Dataset entries
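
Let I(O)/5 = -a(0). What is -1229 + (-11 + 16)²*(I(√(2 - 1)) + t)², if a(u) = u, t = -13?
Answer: 2996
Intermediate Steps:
I(O) = 0 (I(O) = 5*(-1*0) = 5*0 = 0)
-1229 + (-11 + 16)²*(I(√(2 - 1)) + t)² = -1229 + (-11 + 16)²*(0 - 13)² = -1229 + 5²*(-13)² = -1229 + 25*169 = -1229 + 4225 = 2996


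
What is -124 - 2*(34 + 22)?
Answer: -236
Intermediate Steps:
-124 - 2*(34 + 22) = -124 - 2*56 = -124 - 112 = -236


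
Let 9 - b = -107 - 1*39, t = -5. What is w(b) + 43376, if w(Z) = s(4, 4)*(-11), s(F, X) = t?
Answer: 43431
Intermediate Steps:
s(F, X) = -5
b = 155 (b = 9 - (-107 - 1*39) = 9 - (-107 - 39) = 9 - 1*(-146) = 9 + 146 = 155)
w(Z) = 55 (w(Z) = -5*(-11) = 55)
w(b) + 43376 = 55 + 43376 = 43431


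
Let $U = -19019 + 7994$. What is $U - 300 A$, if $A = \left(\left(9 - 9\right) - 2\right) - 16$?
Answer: $-5625$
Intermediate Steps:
$A = -18$ ($A = \left(\left(9 - 9\right) - 2\right) - 16 = \left(0 - 2\right) - 16 = -2 - 16 = -18$)
$U = -11025$
$U - 300 A = -11025 - -5400 = -11025 + 5400 = -5625$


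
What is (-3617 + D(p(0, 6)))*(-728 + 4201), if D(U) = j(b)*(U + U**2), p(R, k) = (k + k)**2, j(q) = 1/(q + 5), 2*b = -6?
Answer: 23696279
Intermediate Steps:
b = -3 (b = (1/2)*(-6) = -3)
j(q) = 1/(5 + q)
p(R, k) = 4*k**2 (p(R, k) = (2*k)**2 = 4*k**2)
D(U) = U/2 + U**2/2 (D(U) = (U + U**2)/(5 - 3) = (U + U**2)/2 = U/2 + U**2/2)
(-3617 + D(p(0, 6)))*(-728 + 4201) = (-3617 + (4*6**2)*(1 + 4*6**2)/2)*(-728 + 4201) = (-3617 + (4*36)*(1 + 4*36)/2)*3473 = (-3617 + (1/2)*144*(1 + 144))*3473 = (-3617 + (1/2)*144*145)*3473 = (-3617 + 10440)*3473 = 6823*3473 = 23696279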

# [EXERCISE DETAILS]
What you give back must be the stretch above, starting at the line with "What is (-3617" and ending at the line with "Answer: 23696279", copied exactly.

# [OUTPUT OF THE TASK]
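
What is (-3617 + D(p(0, 6)))*(-728 + 4201), if D(U) = j(b)*(U + U**2), p(R, k) = (k + k)**2, j(q) = 1/(q + 5), 2*b = -6?
Answer: 23696279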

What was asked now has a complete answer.